Supplied data -

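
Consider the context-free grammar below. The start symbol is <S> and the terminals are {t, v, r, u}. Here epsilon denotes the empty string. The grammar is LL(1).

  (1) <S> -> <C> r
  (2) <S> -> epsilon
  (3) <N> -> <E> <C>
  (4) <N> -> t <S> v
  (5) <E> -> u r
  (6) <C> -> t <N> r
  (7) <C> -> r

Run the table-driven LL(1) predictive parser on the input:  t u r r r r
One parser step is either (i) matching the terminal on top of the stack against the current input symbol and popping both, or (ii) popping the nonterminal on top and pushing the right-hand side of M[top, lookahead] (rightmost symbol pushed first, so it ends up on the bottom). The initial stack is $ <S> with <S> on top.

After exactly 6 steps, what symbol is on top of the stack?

r

     Stack          Input          Action
  1  $ <S>          t u r r r r $  expand <S> -> <C> r
  2  $ r <C>        t u r r r r $  expand <C> -> t <N> r
  3  $ r r <N> t    t u r r r r $  match t
  4  $ r r <N>      u r r r r $    expand <N> -> <E> <C>
  5  $ r r <C> <E>  u r r r r $    expand <E> -> u r
  6  $ r r <C> r u  u r r r r $    match u
Stack after step 6: $ r r <C> r (top = r).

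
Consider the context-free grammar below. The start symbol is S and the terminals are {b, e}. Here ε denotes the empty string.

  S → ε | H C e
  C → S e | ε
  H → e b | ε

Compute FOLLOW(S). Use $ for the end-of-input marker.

{$, e}

FIRST(H) = {ε, e}
FIRST(S) = {ε, e}  (via H C e)
FIRST(C) = {ε, e}  (via S e)
FOLLOW(S) includes $ since S is the start symbol.
FOLLOW(S): in C→S e, S is followed by e with FIRST {e}. Thus FOLLOW(S) = {$, e}.
FOLLOW(C): in S→H C e, C is followed by e with FIRST {e}. Thus FOLLOW(C) = {e}.
FOLLOW(H): in S→H C e, H is followed by C e with FIRST {e}. Thus FOLLOW(H) = {e}.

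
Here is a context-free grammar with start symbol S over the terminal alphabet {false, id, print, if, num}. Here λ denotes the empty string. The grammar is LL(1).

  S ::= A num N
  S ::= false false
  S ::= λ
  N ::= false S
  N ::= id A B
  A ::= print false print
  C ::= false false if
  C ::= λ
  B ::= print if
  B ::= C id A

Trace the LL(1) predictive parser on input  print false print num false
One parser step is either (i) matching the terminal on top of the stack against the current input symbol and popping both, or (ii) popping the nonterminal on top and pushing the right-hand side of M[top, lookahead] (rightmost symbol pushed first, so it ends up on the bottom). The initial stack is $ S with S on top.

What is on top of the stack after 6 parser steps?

step 1: stack=$ S  input=print false print num false $  — expand S ::= A num N
step 2: stack=$ N num A  input=print false print num false $  — expand A ::= print false print
step 3: stack=$ N num print false print  input=print false print num false $  — match print
step 4: stack=$ N num print false  input=false print num false $  — match false
step 5: stack=$ N num print  input=print num false $  — match print
step 6: stack=$ N num  input=num false $  — match num
Stack after step 6: $ N (top = N).

N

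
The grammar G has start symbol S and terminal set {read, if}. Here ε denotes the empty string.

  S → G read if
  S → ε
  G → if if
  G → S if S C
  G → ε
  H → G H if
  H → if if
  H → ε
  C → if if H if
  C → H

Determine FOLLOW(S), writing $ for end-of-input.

FIRST(S): from S→G read if we get {if, read}; from S→ε we get {ε}. So FIRST(S) = {ε, if, read}.
FIRST(G): from G→if if we get {if}; from G→S if S C we get {if, read}; from G→ε we get {ε}. So FIRST(G) = {ε, if, read}.
FIRST(H): from H→G H if we get {if, read}; from H→if if we get {if}; from H→ε we get {ε}. So FIRST(H) = {ε, if, read}.
FIRST(C): from C→if if H if we get {if}; from C→H we get {ε, if, read}. So FIRST(C) = {ε, if, read}.
FOLLOW(S) includes $ since S is the start symbol.
FOLLOW(G): in S→G read if, G is followed by read if with FIRST {read}; in H→G H if, G is followed by H if with FIRST {if, read}. Thus FOLLOW(G) = {if, read}.
FOLLOW(S): in G→S if S C (occurrence 1), S is followed by if S C with FIRST {if}; in G→S if S C (occurrence 2), S is followed by C with FIRST {ε, if, read}; in G→S if S C (occurrence 2), the suffix after S is nullable, so FOLLOW(S) ⊇ FOLLOW(G) = {if, read}. Thus FOLLOW(S) = {$, if, read}.
FOLLOW(C): in G→S if S C, the suffix after C is empty, so FOLLOW(C) ⊇ FOLLOW(G) = {if, read}. Thus FOLLOW(C) = {if, read}.
FOLLOW(H): in H→G H if, H is followed by if with FIRST {if}; in C→if if H if, H is followed by if with FIRST {if}; in C→H, the suffix after H is empty, so FOLLOW(H) ⊇ FOLLOW(C) = {if, read}. Thus FOLLOW(H) = {if, read}.

{$, if, read}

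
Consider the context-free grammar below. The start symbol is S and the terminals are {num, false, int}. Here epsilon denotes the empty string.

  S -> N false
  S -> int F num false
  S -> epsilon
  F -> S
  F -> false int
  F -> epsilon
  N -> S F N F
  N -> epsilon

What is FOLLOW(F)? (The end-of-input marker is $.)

FIRST(S): from S->N false we get {false, int}; from S->int F num false we get {int}; from S->epsilon we get {epsilon}. So FIRST(S) = {epsilon, false, int}.
FIRST(F): from F->S we get {epsilon, false, int}; from F->false int we get {false}; from F->epsilon we get {epsilon}. So FIRST(F) = {epsilon, false, int}.
FIRST(N): from N->S F N F we get {epsilon, false, int}; from N->epsilon we get {epsilon}. So FIRST(N) = {epsilon, false, int}.
FOLLOW(S) includes $ since S is the start symbol.
FOLLOW(N): in S->N false, N is followed by false with FIRST {false}; in N->S F N F, N is followed by F with FIRST {epsilon, false, int}; in N->S F N F, the suffix after N is nullable (adds nothing new). Thus FOLLOW(N) = {false, int}.
FOLLOW(F): in S->int F num false, F is followed by num false with FIRST {num}; in N->S F N F (occurrence 1), F is followed by N F with FIRST {epsilon, false, int}; in N->S F N F (occurrence 1), the suffix after F is nullable, so FOLLOW(F) ⊇ FOLLOW(N) = {false, int}; in N->S F N F (occurrence 2), the suffix after F is empty, so FOLLOW(F) ⊇ FOLLOW(N) = {false, int}. Thus FOLLOW(F) = {false, int, num}.
FOLLOW(S): in F->S, the suffix after S is empty, so FOLLOW(S) ⊇ FOLLOW(F) = {false, int, num}; in N->S F N F, S is followed by F N F with FIRST {epsilon, false, int}; in N->S F N F, the suffix after S is nullable, so FOLLOW(S) ⊇ FOLLOW(N) = {false, int}. Thus FOLLOW(S) = {$, false, int, num}.

{false, int, num}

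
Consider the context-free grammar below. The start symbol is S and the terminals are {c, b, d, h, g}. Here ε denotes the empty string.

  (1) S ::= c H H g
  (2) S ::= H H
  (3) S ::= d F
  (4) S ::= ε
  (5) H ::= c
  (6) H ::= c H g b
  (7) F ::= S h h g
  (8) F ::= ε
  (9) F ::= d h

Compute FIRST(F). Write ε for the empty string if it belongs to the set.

{ε, c, d, h}

FIRST(H): from H::=c we get {c}; from H::=c H g b we get {c}. So FIRST(H) = {c}.
FIRST(S): from S::=c H H g we get {c}; from S::=H H we get {c}; from S::=d F we get {d}; from S::=ε we get {ε}. So FIRST(S) = {ε, c, d}.
FIRST(F): from F::=S h h g we get {c, d, h}; from F::=ε we get {ε}; from F::=d h we get {d}. So FIRST(F) = {ε, c, d, h}.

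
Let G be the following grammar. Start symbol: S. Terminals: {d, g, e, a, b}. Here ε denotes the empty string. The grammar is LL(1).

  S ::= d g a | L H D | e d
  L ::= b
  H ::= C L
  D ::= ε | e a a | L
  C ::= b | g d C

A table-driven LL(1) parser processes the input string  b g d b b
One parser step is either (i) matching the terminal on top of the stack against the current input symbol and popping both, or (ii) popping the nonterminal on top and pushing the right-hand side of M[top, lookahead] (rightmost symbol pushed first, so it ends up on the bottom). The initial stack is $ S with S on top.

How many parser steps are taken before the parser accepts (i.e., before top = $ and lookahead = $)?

12

step 1: stack=$ S  input=b g d b b $  — expand S ::= L H D
step 2: stack=$ D H L  input=b g d b b $  — expand L ::= b
step 3: stack=$ D H b  input=b g d b b $  — match b
step 4: stack=$ D H  input=g d b b $  — expand H ::= C L
step 5: stack=$ D L C  input=g d b b $  — expand C ::= g d C
step 6: stack=$ D L C d g  input=g d b b $  — match g
step 7: stack=$ D L C d  input=d b b $  — match d
step 8: stack=$ D L C  input=b b $  — expand C ::= b
step 9: stack=$ D L b  input=b b $  — match b
step 10: stack=$ D L  input=b $  — expand L ::= b
step 11: stack=$ D b  input=b $  — match b
step 12: stack=$ D  input=$  — expand D ::= ε
Accept reached after 12 steps.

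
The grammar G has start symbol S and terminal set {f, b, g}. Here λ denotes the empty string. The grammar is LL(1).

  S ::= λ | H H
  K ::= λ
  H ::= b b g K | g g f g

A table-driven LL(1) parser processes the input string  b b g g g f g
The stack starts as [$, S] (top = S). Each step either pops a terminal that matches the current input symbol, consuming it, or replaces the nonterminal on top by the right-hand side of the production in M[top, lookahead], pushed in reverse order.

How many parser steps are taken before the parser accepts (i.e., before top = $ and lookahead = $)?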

Requirement - Return only the lines between the one holding "(6) <C> -> t <N> r" and the one holding "<S> on top.", inclusive, exactly as they appear above.

Task result -
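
  (6) <C> -> t <N> r
  (7) <C> -> r

Run the table-driven LL(1) predictive parser on the input:  t u r r r r
One parser step is either (i) matching the terminal on top of the stack against the current input symbol and popping both, or (ii) popping the nonterminal on top and pushing the right-hand side of M[top, lookahead] (rightmost symbol pushed first, so it ends up on the bottom). The initial stack is $ <S> with <S> on top.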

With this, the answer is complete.